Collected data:
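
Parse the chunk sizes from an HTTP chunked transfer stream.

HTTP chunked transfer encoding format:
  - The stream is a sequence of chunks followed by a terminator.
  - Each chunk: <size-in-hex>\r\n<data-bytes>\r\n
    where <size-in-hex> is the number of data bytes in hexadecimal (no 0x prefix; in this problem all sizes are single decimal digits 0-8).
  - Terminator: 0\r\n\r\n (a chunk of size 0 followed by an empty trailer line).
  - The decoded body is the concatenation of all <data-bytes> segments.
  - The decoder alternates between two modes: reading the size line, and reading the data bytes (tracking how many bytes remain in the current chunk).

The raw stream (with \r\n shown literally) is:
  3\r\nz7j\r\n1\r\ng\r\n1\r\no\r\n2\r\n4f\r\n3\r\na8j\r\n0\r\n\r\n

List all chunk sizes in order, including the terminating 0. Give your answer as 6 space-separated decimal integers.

Answer: 3 1 1 2 3 0

Derivation:
Chunk 1: stream[0..1]='3' size=0x3=3, data at stream[3..6]='z7j' -> body[0..3], body so far='z7j'
Chunk 2: stream[8..9]='1' size=0x1=1, data at stream[11..12]='g' -> body[3..4], body so far='z7jg'
Chunk 3: stream[14..15]='1' size=0x1=1, data at stream[17..18]='o' -> body[4..5], body so far='z7jgo'
Chunk 4: stream[20..21]='2' size=0x2=2, data at stream[23..25]='4f' -> body[5..7], body so far='z7jgo4f'
Chunk 5: stream[27..28]='3' size=0x3=3, data at stream[30..33]='a8j' -> body[7..10], body so far='z7jgo4fa8j'
Chunk 6: stream[35..36]='0' size=0 (terminator). Final body='z7jgo4fa8j' (10 bytes)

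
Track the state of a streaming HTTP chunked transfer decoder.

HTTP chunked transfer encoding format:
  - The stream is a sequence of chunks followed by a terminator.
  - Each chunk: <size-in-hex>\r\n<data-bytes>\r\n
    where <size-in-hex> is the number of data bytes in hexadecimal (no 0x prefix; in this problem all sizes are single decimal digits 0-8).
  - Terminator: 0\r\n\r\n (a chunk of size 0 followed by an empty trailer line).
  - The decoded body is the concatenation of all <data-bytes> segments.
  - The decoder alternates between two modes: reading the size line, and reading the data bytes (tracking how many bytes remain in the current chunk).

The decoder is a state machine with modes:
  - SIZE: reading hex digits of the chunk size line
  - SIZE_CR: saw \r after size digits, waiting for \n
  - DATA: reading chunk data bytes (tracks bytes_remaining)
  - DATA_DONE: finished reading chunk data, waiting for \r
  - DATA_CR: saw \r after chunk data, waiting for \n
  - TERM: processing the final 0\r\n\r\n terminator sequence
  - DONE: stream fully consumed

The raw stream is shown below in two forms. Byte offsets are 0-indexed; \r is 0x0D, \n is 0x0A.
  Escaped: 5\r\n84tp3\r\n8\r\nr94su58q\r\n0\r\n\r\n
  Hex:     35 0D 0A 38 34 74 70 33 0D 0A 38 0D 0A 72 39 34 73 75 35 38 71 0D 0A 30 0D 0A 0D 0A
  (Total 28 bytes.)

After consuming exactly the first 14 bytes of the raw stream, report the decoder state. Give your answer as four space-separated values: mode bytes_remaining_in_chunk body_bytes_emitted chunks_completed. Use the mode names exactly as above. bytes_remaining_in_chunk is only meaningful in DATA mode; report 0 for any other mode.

Answer: DATA 7 6 1

Derivation:
Byte 0 = '5': mode=SIZE remaining=0 emitted=0 chunks_done=0
Byte 1 = 0x0D: mode=SIZE_CR remaining=0 emitted=0 chunks_done=0
Byte 2 = 0x0A: mode=DATA remaining=5 emitted=0 chunks_done=0
Byte 3 = '8': mode=DATA remaining=4 emitted=1 chunks_done=0
Byte 4 = '4': mode=DATA remaining=3 emitted=2 chunks_done=0
Byte 5 = 't': mode=DATA remaining=2 emitted=3 chunks_done=0
Byte 6 = 'p': mode=DATA remaining=1 emitted=4 chunks_done=0
Byte 7 = '3': mode=DATA_DONE remaining=0 emitted=5 chunks_done=0
Byte 8 = 0x0D: mode=DATA_CR remaining=0 emitted=5 chunks_done=0
Byte 9 = 0x0A: mode=SIZE remaining=0 emitted=5 chunks_done=1
Byte 10 = '8': mode=SIZE remaining=0 emitted=5 chunks_done=1
Byte 11 = 0x0D: mode=SIZE_CR remaining=0 emitted=5 chunks_done=1
Byte 12 = 0x0A: mode=DATA remaining=8 emitted=5 chunks_done=1
Byte 13 = 'r': mode=DATA remaining=7 emitted=6 chunks_done=1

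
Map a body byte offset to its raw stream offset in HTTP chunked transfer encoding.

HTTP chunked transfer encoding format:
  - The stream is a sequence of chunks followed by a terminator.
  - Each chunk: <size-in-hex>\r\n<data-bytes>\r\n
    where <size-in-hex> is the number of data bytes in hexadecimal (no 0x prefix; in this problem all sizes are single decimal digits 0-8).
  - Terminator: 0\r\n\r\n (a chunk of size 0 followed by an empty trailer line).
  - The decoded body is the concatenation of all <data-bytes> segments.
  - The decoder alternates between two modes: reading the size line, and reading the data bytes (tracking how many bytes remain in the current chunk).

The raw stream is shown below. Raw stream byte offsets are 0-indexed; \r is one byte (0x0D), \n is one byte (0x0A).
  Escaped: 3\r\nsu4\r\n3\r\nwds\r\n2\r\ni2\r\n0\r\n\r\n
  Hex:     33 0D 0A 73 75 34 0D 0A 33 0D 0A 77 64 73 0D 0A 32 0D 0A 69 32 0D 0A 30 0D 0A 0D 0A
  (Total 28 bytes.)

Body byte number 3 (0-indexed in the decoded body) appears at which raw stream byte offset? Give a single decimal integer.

Answer: 11

Derivation:
Chunk 1: stream[0..1]='3' size=0x3=3, data at stream[3..6]='su4' -> body[0..3], body so far='su4'
Chunk 2: stream[8..9]='3' size=0x3=3, data at stream[11..14]='wds' -> body[3..6], body so far='su4wds'
Chunk 3: stream[16..17]='2' size=0x2=2, data at stream[19..21]='i2' -> body[6..8], body so far='su4wdsi2'
Chunk 4: stream[23..24]='0' size=0 (terminator). Final body='su4wdsi2' (8 bytes)
Body byte 3 at stream offset 11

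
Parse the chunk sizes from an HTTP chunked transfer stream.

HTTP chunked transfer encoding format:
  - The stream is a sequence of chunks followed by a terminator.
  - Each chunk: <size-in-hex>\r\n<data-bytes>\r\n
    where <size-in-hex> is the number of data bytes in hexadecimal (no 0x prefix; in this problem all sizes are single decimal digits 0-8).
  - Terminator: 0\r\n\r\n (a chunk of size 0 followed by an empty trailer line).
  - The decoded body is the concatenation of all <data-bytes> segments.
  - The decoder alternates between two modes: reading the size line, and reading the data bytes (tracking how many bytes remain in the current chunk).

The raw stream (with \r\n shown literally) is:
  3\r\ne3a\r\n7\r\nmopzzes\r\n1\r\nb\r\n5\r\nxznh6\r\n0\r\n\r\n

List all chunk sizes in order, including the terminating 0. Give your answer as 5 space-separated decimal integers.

Chunk 1: stream[0..1]='3' size=0x3=3, data at stream[3..6]='e3a' -> body[0..3], body so far='e3a'
Chunk 2: stream[8..9]='7' size=0x7=7, data at stream[11..18]='mopzzes' -> body[3..10], body so far='e3amopzzes'
Chunk 3: stream[20..21]='1' size=0x1=1, data at stream[23..24]='b' -> body[10..11], body so far='e3amopzzesb'
Chunk 4: stream[26..27]='5' size=0x5=5, data at stream[29..34]='xznh6' -> body[11..16], body so far='e3amopzzesbxznh6'
Chunk 5: stream[36..37]='0' size=0 (terminator). Final body='e3amopzzesbxznh6' (16 bytes)

Answer: 3 7 1 5 0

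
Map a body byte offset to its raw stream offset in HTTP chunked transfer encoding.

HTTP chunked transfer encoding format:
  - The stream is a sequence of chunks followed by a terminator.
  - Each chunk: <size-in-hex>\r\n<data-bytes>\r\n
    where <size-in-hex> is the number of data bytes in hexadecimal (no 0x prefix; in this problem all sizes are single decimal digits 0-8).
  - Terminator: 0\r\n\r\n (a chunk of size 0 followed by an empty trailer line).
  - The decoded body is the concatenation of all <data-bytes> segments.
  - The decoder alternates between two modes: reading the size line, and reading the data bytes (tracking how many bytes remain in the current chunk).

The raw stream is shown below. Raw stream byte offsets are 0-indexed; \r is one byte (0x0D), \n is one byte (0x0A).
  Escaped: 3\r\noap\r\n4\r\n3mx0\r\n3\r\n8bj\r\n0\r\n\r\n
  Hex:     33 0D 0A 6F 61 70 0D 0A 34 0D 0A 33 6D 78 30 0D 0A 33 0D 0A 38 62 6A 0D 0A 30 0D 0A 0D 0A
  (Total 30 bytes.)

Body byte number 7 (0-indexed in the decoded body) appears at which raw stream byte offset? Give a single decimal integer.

Chunk 1: stream[0..1]='3' size=0x3=3, data at stream[3..6]='oap' -> body[0..3], body so far='oap'
Chunk 2: stream[8..9]='4' size=0x4=4, data at stream[11..15]='3mx0' -> body[3..7], body so far='oap3mx0'
Chunk 3: stream[17..18]='3' size=0x3=3, data at stream[20..23]='8bj' -> body[7..10], body so far='oap3mx08bj'
Chunk 4: stream[25..26]='0' size=0 (terminator). Final body='oap3mx08bj' (10 bytes)
Body byte 7 at stream offset 20

Answer: 20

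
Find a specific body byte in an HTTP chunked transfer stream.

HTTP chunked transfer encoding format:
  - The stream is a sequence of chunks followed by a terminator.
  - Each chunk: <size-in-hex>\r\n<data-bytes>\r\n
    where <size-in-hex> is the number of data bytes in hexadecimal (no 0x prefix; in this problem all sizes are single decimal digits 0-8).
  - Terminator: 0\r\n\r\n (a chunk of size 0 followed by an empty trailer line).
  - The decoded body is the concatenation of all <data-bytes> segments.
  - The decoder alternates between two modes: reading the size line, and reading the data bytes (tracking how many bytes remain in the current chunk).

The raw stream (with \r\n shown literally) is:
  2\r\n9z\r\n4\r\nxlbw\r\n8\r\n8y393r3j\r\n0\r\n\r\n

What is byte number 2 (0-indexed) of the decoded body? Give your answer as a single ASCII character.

Chunk 1: stream[0..1]='2' size=0x2=2, data at stream[3..5]='9z' -> body[0..2], body so far='9z'
Chunk 2: stream[7..8]='4' size=0x4=4, data at stream[10..14]='xlbw' -> body[2..6], body so far='9zxlbw'
Chunk 3: stream[16..17]='8' size=0x8=8, data at stream[19..27]='8y393r3j' -> body[6..14], body so far='9zxlbw8y393r3j'
Chunk 4: stream[29..30]='0' size=0 (terminator). Final body='9zxlbw8y393r3j' (14 bytes)
Body byte 2 = 'x'

Answer: x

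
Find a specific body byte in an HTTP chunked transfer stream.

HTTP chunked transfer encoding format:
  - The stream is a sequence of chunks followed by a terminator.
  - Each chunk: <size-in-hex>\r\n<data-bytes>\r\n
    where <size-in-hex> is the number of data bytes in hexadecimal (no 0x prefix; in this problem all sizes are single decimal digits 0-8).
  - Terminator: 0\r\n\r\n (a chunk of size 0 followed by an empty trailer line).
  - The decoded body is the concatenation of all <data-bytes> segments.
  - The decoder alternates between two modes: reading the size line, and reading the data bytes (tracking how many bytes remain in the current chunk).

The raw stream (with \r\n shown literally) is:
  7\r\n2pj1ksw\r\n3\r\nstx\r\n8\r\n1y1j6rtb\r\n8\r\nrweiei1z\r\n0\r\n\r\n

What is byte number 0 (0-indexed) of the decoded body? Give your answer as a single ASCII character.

Answer: 2

Derivation:
Chunk 1: stream[0..1]='7' size=0x7=7, data at stream[3..10]='2pj1ksw' -> body[0..7], body so far='2pj1ksw'
Chunk 2: stream[12..13]='3' size=0x3=3, data at stream[15..18]='stx' -> body[7..10], body so far='2pj1kswstx'
Chunk 3: stream[20..21]='8' size=0x8=8, data at stream[23..31]='1y1j6rtb' -> body[10..18], body so far='2pj1kswstx1y1j6rtb'
Chunk 4: stream[33..34]='8' size=0x8=8, data at stream[36..44]='rweiei1z' -> body[18..26], body so far='2pj1kswstx1y1j6rtbrweiei1z'
Chunk 5: stream[46..47]='0' size=0 (terminator). Final body='2pj1kswstx1y1j6rtbrweiei1z' (26 bytes)
Body byte 0 = '2'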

> [TASK] In the preceding records, how many lines include the word "Escaped"? Reply with the number only.

> [ANSWER SPACE] 3